Task item>
Search the entries below. Return every line that has "Minimize" in it.

*** Data for processing ***

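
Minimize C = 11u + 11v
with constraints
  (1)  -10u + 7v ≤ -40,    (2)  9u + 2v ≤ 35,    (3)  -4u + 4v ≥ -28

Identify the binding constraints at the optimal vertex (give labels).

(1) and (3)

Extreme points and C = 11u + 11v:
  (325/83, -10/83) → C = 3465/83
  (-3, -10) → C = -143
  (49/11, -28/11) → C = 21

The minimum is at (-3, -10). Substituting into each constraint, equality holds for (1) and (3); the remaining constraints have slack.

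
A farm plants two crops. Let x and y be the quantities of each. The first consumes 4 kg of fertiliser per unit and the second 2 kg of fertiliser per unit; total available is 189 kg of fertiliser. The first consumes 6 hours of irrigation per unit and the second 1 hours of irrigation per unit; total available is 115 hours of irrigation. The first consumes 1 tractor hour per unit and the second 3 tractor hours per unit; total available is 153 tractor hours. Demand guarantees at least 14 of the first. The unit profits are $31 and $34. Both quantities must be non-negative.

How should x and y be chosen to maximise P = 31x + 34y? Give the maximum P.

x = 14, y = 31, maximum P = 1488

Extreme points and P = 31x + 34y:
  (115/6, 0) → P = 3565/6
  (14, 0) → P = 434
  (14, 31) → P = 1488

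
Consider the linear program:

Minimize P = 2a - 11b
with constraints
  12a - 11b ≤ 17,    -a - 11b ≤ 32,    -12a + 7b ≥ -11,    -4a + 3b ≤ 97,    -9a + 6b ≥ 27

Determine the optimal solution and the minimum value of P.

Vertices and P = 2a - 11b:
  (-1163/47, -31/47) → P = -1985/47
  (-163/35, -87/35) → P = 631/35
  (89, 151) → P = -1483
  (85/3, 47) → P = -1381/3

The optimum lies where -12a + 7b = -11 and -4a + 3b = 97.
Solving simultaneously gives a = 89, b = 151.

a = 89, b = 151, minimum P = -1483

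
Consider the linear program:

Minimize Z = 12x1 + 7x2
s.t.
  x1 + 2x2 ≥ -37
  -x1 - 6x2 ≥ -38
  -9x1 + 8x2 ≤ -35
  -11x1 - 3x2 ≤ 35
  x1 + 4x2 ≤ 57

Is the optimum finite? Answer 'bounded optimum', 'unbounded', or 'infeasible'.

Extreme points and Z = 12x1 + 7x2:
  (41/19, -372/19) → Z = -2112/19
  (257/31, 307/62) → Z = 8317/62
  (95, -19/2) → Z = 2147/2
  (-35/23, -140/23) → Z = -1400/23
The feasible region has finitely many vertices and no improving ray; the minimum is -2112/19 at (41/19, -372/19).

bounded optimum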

***
*** Data for processing ***

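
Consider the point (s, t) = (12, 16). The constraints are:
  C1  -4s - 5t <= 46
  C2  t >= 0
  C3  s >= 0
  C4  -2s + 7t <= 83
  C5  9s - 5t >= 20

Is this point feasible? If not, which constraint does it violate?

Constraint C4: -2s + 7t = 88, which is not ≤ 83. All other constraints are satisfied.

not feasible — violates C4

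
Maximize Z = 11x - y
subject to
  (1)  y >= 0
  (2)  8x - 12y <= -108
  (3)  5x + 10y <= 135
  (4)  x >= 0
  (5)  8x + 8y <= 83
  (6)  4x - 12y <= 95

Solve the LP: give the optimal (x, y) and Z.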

***
*** Data for processing ***

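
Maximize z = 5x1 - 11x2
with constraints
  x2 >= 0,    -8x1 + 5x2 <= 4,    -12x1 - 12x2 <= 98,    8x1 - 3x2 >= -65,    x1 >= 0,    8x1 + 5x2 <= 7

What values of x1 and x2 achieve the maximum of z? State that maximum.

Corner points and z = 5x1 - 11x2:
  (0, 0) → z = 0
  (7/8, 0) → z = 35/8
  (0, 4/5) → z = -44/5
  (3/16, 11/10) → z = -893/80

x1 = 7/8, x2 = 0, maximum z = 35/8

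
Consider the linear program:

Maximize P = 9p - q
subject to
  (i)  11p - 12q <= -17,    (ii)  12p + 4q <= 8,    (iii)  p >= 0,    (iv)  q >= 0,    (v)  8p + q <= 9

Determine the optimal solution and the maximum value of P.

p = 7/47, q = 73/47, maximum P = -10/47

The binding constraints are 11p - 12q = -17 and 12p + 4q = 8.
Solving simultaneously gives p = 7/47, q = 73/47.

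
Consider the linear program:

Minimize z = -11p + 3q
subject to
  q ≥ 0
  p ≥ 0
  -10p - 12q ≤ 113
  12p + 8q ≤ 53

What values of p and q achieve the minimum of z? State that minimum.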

***

Answer space>
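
Minimize C = 11u + 11v
Minimize P = 2a - 11b
Minimize Z = 12x1 + 7x2
Minimize z = -11p + 3q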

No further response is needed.